PROBLEM DESCRIPTION:
Your output is to consist only of the line containing "11 | 13 | 21 |" and the lines after it, through the end of the data, reproduced exactly.

--- SUPPLIED MATERIAL ---

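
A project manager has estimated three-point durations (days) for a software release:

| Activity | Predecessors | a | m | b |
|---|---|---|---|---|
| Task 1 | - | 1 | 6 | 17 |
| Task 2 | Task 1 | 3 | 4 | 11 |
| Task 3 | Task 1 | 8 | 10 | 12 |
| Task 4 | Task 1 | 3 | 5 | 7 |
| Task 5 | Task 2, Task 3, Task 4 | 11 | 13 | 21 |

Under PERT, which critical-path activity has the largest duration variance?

te_Task 1 = (1 + 4·6 + 17)/6 = 42/6 = 7; σ²_Task 1 = ((17−1)/6)² = 7.111
te_Task 2 = (3 + 4·4 + 11)/6 = 30/6 = 5; σ²_Task 2 = ((11−3)/6)² = 1.778
te_Task 3 = (8 + 4·10 + 12)/6 = 60/6 = 10; σ²_Task 3 = ((12−8)/6)² = 0.444
te_Task 4 = (3 + 4·5 + 7)/6 = 30/6 = 5; σ²_Task 4 = ((7−3)/6)² = 0.444
te_Task 5 = (11 + 4·13 + 21)/6 = 84/6 = 14; σ²_Task 5 = ((21−11)/6)² = 2.778

Forward pass:
ES_Task 1 = 0; EF_Task 1 = 7
ES_Task 2 = 7; EF_Task 2 = 7+5 = 12
ES_Task 3 = 7; EF_Task 3 = 7+10 = 17
ES_Task 4 = 7; EF_Task 4 = 7+5 = 12
ES_Task 5 = max(EF_Task 2=12, EF_Task 3=17, EF_Task 4=12) = 17; EF_Task 5 = 17+14 = 31
Expected project duration μ = 31 days. Critical path: Task 1 → Task 3 → Task 5.

Variances on critical path: σ²_Task 1=7.111, σ²_Task 3=0.444, σ²_Task 5=2.778.
Largest is σ²_Task 1 = 7.111.

Task 1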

---

RESULT:
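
| Task 5 | Task 2, Task 3, Task 4 | 11 | 13 | 21 |

Under PERT, which critical-path activity has the largest duration variance?

te_Task 1 = (1 + 4·6 + 17)/6 = 42/6 = 7; σ²_Task 1 = ((17−1)/6)² = 7.111
te_Task 2 = (3 + 4·4 + 11)/6 = 30/6 = 5; σ²_Task 2 = ((11−3)/6)² = 1.778
te_Task 3 = (8 + 4·10 + 12)/6 = 60/6 = 10; σ²_Task 3 = ((12−8)/6)² = 0.444
te_Task 4 = (3 + 4·5 + 7)/6 = 30/6 = 5; σ²_Task 4 = ((7−3)/6)² = 0.444
te_Task 5 = (11 + 4·13 + 21)/6 = 84/6 = 14; σ²_Task 5 = ((21−11)/6)² = 2.778

Forward pass:
ES_Task 1 = 0; EF_Task 1 = 7
ES_Task 2 = 7; EF_Task 2 = 7+5 = 12
ES_Task 3 = 7; EF_Task 3 = 7+10 = 17
ES_Task 4 = 7; EF_Task 4 = 7+5 = 12
ES_Task 5 = max(EF_Task 2=12, EF_Task 3=17, EF_Task 4=12) = 17; EF_Task 5 = 17+14 = 31
Expected project duration μ = 31 days. Critical path: Task 1 → Task 3 → Task 5.

Variances on critical path: σ²_Task 1=7.111, σ²_Task 3=0.444, σ²_Task 5=2.778.
Largest is σ²_Task 1 = 7.111.

Task 1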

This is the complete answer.